Exercise objective: Filter the entries below, keeping only lines with "small".

Exercise material:
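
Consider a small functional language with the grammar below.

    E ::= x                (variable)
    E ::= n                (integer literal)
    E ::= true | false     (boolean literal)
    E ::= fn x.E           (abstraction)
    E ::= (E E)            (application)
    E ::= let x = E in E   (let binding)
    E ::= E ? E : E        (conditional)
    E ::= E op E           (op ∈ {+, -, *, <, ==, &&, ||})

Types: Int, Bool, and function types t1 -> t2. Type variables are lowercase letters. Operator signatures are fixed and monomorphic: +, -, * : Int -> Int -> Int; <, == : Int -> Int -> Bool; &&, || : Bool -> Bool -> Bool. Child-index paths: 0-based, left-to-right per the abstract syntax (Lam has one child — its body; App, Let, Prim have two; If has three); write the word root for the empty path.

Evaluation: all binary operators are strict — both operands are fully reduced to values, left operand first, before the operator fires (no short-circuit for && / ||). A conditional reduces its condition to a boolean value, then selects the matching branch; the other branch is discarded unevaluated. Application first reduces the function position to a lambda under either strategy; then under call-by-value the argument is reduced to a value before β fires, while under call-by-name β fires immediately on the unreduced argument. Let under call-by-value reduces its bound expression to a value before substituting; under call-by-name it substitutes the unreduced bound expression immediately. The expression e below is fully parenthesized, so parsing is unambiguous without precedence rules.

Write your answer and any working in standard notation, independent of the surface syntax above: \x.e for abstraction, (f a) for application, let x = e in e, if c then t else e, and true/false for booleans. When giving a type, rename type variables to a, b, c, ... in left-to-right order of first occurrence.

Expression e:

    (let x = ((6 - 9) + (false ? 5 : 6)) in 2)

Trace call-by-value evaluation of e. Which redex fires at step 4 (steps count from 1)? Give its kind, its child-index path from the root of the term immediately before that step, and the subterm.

Answer: let at root : (let x = 3 in 2)

Derivation:
step 0: (let x = ((6 - 9) + (if false then 5 else 6)) in 2)
step 1: [delta@0.0] (let x = (-3 + (if false then 5 else 6)) in 2)
step 2: [if@0.1] (let x = (-3 + 6) in 2)
step 3: [delta@0] (let x = 3 in 2)
step 4: [let@root] 2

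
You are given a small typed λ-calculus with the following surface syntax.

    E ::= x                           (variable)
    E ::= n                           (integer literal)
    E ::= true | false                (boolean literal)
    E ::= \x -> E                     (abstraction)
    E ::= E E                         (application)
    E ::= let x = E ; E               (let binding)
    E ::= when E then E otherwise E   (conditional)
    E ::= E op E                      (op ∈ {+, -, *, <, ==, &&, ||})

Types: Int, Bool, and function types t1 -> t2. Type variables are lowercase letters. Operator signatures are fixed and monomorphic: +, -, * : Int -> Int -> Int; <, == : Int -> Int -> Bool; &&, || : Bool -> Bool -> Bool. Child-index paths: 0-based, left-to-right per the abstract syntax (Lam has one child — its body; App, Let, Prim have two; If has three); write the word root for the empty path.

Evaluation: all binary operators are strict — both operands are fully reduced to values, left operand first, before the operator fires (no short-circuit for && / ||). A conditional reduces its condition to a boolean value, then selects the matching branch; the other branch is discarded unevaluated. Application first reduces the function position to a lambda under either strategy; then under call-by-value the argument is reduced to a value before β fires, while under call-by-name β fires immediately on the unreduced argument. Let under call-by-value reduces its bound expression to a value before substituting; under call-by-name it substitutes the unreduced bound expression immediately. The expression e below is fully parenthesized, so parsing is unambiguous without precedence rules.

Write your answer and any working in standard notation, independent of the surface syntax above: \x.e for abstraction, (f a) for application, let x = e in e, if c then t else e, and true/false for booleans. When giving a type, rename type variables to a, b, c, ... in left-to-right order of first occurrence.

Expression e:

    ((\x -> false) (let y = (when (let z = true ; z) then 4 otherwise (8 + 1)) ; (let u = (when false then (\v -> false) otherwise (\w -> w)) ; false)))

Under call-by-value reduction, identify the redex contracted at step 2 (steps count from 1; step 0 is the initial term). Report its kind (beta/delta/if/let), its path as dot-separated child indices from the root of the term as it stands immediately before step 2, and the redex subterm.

Answer: if at 1.0 : (if true then 4 else (8 + 1))

Trace:
step 0: ((\x.false) (let y = (if (let z = true in z) then 4 else (8 + 1)) in (let u = (if false then (\v.false) else (\w.w)) in false)))
step 1: [let@1.0.0] ((\x.false) (let y = (if true then 4 else (8 + 1)) in (let u = (if false then (\v.false) else (\w.w)) in false)))
step 2: [if@1.0] ((\x.false) (let y = 4 in (let u = (if false then (\v.false) else (\w.w)) in false)))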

Solution for this exercise:
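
Consider a small functional language with the grammar below.
You are given a small typed λ-calculus with the following surface syntax.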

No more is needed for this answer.